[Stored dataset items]
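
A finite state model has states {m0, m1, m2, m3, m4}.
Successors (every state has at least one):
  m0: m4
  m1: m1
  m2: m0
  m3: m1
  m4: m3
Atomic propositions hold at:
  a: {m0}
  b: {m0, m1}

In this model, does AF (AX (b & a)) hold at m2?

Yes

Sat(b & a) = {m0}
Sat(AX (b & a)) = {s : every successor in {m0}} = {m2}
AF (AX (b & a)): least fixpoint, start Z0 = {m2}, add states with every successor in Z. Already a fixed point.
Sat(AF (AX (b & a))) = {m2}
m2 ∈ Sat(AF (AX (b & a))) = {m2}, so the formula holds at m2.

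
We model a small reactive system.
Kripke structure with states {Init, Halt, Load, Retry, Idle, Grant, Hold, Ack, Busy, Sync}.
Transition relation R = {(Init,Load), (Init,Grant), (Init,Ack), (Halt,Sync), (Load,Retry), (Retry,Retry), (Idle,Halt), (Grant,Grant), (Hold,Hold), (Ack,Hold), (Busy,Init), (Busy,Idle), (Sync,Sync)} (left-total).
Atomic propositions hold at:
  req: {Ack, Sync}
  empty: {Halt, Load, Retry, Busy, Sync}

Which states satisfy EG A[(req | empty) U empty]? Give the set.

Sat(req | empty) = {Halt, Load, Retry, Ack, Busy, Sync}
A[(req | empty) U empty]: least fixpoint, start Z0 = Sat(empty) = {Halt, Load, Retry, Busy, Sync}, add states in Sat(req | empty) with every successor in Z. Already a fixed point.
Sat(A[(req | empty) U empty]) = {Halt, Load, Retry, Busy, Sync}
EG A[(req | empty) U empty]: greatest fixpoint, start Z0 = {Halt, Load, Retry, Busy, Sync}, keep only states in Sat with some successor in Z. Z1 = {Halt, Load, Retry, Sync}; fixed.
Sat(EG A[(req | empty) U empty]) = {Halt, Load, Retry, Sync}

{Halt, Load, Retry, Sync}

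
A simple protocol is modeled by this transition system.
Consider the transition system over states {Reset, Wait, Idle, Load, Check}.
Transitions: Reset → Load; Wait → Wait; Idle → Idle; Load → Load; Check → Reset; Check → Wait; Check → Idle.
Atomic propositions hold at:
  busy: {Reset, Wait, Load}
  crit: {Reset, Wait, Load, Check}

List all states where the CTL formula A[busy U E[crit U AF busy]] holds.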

...

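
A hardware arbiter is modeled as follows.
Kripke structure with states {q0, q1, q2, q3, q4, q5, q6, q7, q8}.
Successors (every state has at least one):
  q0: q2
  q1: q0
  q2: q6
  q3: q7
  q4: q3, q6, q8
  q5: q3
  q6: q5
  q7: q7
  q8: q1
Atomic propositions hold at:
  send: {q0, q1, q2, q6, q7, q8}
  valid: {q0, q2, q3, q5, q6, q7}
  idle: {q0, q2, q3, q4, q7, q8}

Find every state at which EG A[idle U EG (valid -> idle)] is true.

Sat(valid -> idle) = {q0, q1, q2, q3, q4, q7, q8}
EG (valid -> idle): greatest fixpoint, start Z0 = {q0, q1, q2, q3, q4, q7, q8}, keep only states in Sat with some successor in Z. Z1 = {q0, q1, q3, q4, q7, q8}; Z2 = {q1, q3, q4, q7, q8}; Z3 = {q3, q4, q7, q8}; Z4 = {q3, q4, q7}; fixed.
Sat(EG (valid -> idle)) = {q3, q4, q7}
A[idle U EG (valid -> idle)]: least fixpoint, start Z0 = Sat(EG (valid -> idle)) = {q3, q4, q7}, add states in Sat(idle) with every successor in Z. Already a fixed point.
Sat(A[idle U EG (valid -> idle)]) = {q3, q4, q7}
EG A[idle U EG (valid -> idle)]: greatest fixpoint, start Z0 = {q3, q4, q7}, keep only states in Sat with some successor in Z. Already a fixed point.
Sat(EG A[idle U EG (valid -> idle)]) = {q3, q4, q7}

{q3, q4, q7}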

--

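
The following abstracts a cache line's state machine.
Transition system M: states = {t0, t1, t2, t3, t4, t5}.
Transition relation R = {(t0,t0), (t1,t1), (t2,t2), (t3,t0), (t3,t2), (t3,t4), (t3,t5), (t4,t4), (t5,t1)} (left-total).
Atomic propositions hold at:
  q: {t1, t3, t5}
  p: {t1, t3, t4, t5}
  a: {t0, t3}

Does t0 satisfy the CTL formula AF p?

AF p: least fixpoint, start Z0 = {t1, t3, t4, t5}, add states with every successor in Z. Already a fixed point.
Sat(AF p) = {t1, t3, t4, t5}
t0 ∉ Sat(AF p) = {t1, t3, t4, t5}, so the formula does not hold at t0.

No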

YOUR ASSIGNMENT: Only the number is wanted: how many lines in the preceding entries hold the string "system"?

SOLUTION BELOW: 4